Collected data:
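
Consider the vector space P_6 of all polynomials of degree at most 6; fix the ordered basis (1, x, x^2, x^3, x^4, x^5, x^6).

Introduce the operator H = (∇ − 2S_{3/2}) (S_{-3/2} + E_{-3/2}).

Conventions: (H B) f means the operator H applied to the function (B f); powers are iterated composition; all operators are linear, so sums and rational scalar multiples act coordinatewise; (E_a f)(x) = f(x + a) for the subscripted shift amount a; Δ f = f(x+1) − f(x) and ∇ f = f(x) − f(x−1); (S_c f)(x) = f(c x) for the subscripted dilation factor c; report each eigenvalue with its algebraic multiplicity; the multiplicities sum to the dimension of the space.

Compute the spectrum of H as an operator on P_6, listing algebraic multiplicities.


image of 1: -4
image of x: (3/2)x + 5/2
image of x^2: -(117/8)x^2 + (31/2)x - 43/4
image of x^3: (513/32)x^3 + (105/8)x^2 - (177/8)x + 125/8
image of x^4: -(7857/128)x^4 + (259/4)x^3 - (921/8)x^2 + (439/4)x - 787/16
image of x^5: (51273/512)x^5 + (1375/32)x^4 - (1855/16)x^3 + (3175/16)x^2 - (6655/32)x + 3125/32
image of x^6: -(578097/2048)x^6 + (6753/32)x^5 - (36645/64)x^4 + (14855/16)x^3 - (65445/64)x^2 + (23853/32)x - 17083/64
the matrix is upper triangular; its diagonal is (-4, 3/2, -117/8, 513/32, -7857/128, 51273/512, -578097/2048)
for a triangular matrix the eigenvalues are the diagonal entries, with algebraic multiplicity their repetition count

λ = -578097/2048 (multiplicity 1), λ = -7857/128 (multiplicity 1), λ = -117/8 (multiplicity 1), λ = -4 (multiplicity 1), λ = 3/2 (multiplicity 1), λ = 513/32 (multiplicity 1), λ = 51273/512 (multiplicity 1)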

▶ _WHAT TO PRODUCE_: Exactly reproduce the lines from the one containing "Compute the spectrum" through the end of the records, and only those lines.

▶ _EXPECTED ANSWER_:
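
Compute the spectrum of H as an operator on P_6, listing algebraic multiplicities.


image of 1: -4
image of x: (3/2)x + 5/2
image of x^2: -(117/8)x^2 + (31/2)x - 43/4
image of x^3: (513/32)x^3 + (105/8)x^2 - (177/8)x + 125/8
image of x^4: -(7857/128)x^4 + (259/4)x^3 - (921/8)x^2 + (439/4)x - 787/16
image of x^5: (51273/512)x^5 + (1375/32)x^4 - (1855/16)x^3 + (3175/16)x^2 - (6655/32)x + 3125/32
image of x^6: -(578097/2048)x^6 + (6753/32)x^5 - (36645/64)x^4 + (14855/16)x^3 - (65445/64)x^2 + (23853/32)x - 17083/64
the matrix is upper triangular; its diagonal is (-4, 3/2, -117/8, 513/32, -7857/128, 51273/512, -578097/2048)
for a triangular matrix the eigenvalues are the diagonal entries, with algebraic multiplicity their repetition count

λ = -578097/2048 (multiplicity 1), λ = -7857/128 (multiplicity 1), λ = -117/8 (multiplicity 1), λ = -4 (multiplicity 1), λ = 3/2 (multiplicity 1), λ = 513/32 (multiplicity 1), λ = 51273/512 (multiplicity 1)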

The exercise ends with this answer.